- **INSTRUCTIONS FOR THE TASK**
The required output is the exact run of lines below that opens at the line with "C → A a A | a | b" and closes at the line with "A ::= a | a b | b".

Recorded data
**********

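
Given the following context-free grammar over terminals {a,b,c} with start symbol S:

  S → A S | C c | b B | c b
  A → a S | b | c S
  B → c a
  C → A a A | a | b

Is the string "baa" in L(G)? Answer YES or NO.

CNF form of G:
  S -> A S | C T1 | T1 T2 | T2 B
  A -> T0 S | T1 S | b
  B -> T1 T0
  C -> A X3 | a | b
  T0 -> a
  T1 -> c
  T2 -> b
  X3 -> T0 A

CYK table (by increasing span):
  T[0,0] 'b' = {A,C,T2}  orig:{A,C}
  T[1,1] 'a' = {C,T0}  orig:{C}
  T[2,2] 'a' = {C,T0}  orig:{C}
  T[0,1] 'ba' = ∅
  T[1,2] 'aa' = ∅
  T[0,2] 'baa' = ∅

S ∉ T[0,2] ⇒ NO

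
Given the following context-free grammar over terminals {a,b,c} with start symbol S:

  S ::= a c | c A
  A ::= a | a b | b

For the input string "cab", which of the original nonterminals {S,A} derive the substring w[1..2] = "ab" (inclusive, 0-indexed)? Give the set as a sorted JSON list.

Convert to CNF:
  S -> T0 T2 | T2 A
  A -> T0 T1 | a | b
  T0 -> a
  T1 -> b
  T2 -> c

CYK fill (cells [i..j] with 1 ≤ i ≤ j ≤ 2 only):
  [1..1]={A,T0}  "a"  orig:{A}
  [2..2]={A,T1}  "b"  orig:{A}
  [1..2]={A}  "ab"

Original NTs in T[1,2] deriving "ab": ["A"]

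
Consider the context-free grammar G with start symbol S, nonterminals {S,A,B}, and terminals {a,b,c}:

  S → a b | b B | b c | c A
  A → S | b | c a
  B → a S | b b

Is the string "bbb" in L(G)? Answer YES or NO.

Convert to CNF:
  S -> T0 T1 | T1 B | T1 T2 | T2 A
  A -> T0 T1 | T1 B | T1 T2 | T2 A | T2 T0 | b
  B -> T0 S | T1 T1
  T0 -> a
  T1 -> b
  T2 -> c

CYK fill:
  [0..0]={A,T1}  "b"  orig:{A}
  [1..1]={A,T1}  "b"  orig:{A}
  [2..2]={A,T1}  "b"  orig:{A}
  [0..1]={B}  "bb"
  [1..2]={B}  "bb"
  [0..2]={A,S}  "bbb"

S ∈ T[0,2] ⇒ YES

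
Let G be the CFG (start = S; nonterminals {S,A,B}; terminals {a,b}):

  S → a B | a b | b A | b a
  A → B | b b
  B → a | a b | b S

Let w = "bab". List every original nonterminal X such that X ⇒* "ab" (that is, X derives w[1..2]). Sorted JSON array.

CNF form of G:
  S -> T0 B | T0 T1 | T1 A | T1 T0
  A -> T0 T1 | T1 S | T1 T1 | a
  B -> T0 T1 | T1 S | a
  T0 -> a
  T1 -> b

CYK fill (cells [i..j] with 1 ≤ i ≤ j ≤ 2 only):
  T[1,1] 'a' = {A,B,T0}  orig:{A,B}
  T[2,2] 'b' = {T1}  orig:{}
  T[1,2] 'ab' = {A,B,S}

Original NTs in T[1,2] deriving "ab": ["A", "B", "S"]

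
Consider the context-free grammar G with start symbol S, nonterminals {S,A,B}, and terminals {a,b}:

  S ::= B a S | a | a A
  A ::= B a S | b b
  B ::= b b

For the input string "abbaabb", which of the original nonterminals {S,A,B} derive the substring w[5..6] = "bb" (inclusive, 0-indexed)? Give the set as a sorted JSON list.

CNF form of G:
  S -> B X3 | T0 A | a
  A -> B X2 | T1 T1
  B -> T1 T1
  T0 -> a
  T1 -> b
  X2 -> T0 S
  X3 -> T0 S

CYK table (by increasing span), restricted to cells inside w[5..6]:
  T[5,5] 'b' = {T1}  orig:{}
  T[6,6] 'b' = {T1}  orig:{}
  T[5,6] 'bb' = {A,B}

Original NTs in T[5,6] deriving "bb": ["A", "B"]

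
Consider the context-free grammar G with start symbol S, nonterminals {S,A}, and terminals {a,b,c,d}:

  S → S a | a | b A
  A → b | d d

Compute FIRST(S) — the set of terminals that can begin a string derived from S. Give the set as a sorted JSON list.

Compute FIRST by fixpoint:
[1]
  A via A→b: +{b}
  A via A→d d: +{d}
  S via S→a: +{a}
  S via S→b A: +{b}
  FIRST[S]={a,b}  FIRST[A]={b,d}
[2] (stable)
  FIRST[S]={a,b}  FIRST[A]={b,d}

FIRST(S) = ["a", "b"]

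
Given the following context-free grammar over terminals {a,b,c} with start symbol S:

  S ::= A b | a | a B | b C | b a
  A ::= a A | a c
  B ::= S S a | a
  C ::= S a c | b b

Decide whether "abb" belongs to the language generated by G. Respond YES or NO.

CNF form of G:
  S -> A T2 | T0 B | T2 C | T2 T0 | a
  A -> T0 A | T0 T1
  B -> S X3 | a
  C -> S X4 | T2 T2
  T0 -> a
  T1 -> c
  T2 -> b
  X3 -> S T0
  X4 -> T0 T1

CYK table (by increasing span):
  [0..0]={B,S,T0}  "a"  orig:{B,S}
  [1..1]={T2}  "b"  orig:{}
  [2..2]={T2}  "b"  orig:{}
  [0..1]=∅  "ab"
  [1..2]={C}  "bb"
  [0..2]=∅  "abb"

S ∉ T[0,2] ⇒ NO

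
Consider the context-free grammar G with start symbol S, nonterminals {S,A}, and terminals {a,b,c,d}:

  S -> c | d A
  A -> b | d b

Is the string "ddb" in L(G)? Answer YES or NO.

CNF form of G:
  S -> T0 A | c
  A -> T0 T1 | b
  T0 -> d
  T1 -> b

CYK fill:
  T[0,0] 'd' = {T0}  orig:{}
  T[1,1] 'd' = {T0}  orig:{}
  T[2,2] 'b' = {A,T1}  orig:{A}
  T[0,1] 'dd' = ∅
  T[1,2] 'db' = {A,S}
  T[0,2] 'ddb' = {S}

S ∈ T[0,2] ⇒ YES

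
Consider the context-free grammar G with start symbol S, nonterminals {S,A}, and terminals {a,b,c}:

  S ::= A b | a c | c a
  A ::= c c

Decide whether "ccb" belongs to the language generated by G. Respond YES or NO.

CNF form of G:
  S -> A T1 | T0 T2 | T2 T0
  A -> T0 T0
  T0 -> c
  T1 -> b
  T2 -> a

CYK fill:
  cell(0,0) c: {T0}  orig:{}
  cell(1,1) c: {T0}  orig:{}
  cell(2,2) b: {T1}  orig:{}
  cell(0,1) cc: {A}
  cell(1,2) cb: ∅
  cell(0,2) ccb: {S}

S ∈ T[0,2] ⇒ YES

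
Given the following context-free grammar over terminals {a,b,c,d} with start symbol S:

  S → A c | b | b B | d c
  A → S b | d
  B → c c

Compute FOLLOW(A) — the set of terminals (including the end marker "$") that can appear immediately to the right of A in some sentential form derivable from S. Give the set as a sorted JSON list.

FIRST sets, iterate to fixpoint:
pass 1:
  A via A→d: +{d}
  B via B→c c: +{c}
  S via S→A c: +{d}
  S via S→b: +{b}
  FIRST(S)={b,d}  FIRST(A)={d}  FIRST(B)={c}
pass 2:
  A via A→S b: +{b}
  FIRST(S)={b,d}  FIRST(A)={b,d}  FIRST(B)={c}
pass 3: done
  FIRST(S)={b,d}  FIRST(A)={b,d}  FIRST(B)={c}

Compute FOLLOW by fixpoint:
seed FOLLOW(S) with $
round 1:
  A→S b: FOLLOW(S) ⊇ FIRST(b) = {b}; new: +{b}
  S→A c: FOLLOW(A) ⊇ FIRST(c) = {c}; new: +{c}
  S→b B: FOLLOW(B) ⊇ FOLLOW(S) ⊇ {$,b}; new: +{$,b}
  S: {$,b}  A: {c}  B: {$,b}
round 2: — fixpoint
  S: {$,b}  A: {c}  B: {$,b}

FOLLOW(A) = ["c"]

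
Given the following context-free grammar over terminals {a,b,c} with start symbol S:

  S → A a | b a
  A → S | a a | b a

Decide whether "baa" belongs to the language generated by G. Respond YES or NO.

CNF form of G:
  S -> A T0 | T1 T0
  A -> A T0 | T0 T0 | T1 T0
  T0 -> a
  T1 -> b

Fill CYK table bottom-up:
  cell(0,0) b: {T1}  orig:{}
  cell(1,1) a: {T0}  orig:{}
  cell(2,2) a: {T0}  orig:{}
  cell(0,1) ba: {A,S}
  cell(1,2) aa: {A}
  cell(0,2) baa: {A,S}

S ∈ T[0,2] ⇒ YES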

**********

- **EXERCISE SOLUTION**
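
  C → A a A | a | b

Is the string "baa" in L(G)? Answer YES or NO.

CNF form of G:
  S -> A S | C T1 | T1 T2 | T2 B
  A -> T0 S | T1 S | b
  B -> T1 T0
  C -> A X3 | a | b
  T0 -> a
  T1 -> c
  T2 -> b
  X3 -> T0 A

CYK table (by increasing span):
  T[0,0] 'b' = {A,C,T2}  orig:{A,C}
  T[1,1] 'a' = {C,T0}  orig:{C}
  T[2,2] 'a' = {C,T0}  orig:{C}
  T[0,1] 'ba' = ∅
  T[1,2] 'aa' = ∅
  T[0,2] 'baa' = ∅

S ∉ T[0,2] ⇒ NO

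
Given the following context-free grammar over terminals {a,b,c} with start symbol S:

  S ::= a c | c A
  A ::= a | a b | b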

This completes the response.